> [Exercise inputs]:
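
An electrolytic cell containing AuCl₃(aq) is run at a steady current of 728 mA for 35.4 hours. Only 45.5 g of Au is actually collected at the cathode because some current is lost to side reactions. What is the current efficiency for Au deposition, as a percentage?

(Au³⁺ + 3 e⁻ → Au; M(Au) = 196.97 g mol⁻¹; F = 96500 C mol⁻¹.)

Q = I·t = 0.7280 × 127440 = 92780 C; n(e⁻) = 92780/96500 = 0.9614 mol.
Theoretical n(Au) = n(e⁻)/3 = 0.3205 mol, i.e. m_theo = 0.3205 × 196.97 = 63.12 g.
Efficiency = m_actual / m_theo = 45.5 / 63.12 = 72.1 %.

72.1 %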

* * *

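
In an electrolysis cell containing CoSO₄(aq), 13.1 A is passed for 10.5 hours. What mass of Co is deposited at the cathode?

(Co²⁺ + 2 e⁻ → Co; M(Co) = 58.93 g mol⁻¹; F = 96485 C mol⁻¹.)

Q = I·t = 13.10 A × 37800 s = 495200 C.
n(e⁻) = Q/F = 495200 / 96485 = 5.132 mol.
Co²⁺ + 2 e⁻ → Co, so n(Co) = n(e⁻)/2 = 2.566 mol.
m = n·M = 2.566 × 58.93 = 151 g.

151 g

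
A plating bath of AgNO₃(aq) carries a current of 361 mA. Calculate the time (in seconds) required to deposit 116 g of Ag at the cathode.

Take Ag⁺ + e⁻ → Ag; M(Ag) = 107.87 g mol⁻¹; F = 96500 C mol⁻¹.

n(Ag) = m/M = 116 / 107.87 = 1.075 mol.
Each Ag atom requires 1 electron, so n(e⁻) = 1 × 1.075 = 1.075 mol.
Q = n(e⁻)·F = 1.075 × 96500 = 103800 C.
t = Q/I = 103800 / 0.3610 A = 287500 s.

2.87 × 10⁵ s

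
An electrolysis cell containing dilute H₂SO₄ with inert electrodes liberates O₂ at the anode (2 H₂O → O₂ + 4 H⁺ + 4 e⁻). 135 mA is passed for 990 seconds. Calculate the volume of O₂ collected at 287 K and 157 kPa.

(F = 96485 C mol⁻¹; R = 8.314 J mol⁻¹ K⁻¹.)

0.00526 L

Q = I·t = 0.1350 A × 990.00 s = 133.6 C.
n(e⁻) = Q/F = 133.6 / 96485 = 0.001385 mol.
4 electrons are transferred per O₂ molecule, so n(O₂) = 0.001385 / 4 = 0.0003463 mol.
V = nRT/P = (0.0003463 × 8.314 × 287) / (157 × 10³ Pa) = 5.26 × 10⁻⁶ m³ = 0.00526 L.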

> [Your assignment]: The lines you need are those holding the word "containing"; copy each of them from the material above.

> [Reply to the task]:
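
An electrolytic cell containing AuCl₃(aq) is run at a steady current of 728 mA for 35.4 hours. Only 45.5 g of Au is actually collected at the cathode because some current is lost to side reactions. What is the current efficiency for Au deposition, as a percentage?
In an electrolysis cell containing CoSO₄(aq), 13.1 A is passed for 10.5 hours. What mass of Co is deposited at the cathode?
An electrolysis cell containing dilute H₂SO₄ with inert electrodes liberates O₂ at the anode (2 H₂O → O₂ + 4 H⁺ + 4 e⁻). 135 mA is passed for 990 seconds. Calculate the volume of O₂ collected at 287 K and 157 kPa.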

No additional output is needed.